Output a verbatim copy of the data, cut off after the line that contains "Compute the inverse mellin transform of".

=-=-=

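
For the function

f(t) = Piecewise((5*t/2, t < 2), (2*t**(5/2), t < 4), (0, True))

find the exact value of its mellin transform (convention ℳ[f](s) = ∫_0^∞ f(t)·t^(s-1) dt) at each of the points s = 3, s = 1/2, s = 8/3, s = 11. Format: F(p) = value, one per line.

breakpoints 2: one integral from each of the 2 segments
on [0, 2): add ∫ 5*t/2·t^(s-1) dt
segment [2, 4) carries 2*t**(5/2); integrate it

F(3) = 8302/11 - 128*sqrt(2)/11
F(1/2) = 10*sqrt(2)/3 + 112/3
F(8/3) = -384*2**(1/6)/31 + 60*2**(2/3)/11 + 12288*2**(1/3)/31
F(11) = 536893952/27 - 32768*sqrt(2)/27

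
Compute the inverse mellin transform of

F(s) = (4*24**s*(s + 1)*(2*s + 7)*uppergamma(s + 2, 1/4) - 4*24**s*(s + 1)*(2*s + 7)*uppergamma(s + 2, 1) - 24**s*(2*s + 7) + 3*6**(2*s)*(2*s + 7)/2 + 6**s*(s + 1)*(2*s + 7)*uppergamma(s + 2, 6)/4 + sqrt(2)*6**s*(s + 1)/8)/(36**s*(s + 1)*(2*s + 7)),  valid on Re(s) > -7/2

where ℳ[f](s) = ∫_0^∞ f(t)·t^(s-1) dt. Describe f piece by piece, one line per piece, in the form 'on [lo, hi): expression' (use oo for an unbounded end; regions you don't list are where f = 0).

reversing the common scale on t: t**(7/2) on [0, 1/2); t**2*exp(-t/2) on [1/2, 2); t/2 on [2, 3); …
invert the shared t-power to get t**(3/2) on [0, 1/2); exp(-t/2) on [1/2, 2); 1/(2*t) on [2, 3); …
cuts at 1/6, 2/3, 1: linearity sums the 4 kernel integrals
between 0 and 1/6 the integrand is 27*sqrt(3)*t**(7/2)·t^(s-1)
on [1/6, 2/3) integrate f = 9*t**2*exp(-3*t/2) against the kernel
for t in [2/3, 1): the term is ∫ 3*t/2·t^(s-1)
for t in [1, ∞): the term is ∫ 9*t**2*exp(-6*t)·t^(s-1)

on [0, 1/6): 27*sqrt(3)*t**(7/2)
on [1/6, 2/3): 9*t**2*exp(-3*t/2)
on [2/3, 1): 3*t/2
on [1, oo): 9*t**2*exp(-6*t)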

=-=-=

_Written reply_
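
For the function

f(t) = Piecewise((5*t/2, t < 2), (2*t**(5/2), t < 4), (0, True))

find the exact value of its mellin transform (convention ℳ[f](s) = ∫_0^∞ f(t)·t^(s-1) dt) at each of the points s = 3, s = 1/2, s = 8/3, s = 11. Format: F(p) = value, one per line.

breakpoints 2: one integral from each of the 2 segments
on [0, 2): add ∫ 5*t/2·t^(s-1) dt
segment [2, 4) carries 2*t**(5/2); integrate it

F(3) = 8302/11 - 128*sqrt(2)/11
F(1/2) = 10*sqrt(2)/3 + 112/3
F(8/3) = -384*2**(1/6)/31 + 60*2**(2/3)/11 + 12288*2**(1/3)/31
F(11) = 536893952/27 - 32768*sqrt(2)/27

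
Compute the inverse mellin transform of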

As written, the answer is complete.